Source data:
··········
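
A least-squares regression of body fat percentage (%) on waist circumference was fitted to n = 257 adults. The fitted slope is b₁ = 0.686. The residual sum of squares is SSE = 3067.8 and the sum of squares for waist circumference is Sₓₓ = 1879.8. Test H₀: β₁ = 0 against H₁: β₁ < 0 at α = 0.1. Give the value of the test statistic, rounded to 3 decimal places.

MSE = SSE/(n − 2) = 3067.8/255 = 12.0306.
SE(b₁) = √(MSE/Sₓₓ) = √(12.0306/1879.8) = 0.0799996.
t = 0.686 / 0.0799996 = 8.575.
df = n − 2 = 255.
One-sided p ≈ 1.0000, which is ≥ 0.1, so fail to reject H₀.
The data do not give significant evidence that the true slope on waist circumference is negative.

t = 8.575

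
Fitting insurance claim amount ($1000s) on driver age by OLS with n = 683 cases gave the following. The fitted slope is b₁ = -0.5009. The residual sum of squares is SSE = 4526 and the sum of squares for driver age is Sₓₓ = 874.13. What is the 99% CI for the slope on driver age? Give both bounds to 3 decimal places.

(-0.726, -0.276)

MSE = SSE/(n − 2) = 4526/681 = 6.64611.
SE(b₁) = √(MSE/Sₓₓ) = √(6.64611/874.13) = 0.0871958.
df = n − 2 = 681.
t* = t_{0.005, 681} = 2.583068.
Margin = t* × SE = 2.583068 × 0.0871958 = 0.22523.
CI: -0.5009 ± 0.22523 → (-0.726, -0.276).
With 99% confidence, each one-unit increase in driver age is associated with a change of between -0.726 and -0.276 $1000s in insurance claim amount.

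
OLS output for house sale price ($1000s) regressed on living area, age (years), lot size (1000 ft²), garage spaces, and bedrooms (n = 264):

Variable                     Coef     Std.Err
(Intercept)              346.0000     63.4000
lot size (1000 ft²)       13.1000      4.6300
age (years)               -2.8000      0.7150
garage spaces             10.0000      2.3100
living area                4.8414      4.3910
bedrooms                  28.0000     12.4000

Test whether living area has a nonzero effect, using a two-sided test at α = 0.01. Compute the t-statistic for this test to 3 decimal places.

t = 1.103

Read off: b = 4.8414, SE = 4.3910 for living area.
H₀: β₁ = 0 vs H₁: β₁ ≠ 0.
t = 4.8414 / 4.3910 = 1.103.
df = n − k − 1 = 264 − 5 − 1 = 258.
Two-sided p ≈ 0.2712, which is ≥ 0.01, so fail to reject H₀.
The data do not give significant evidence of an association between living area and house sale price, after adjusting for the other predictors.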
··········
**About this task**
Within the records, how many lines include "bedrooms"? The answer is the number and nothing else.

**Answer for the task**
2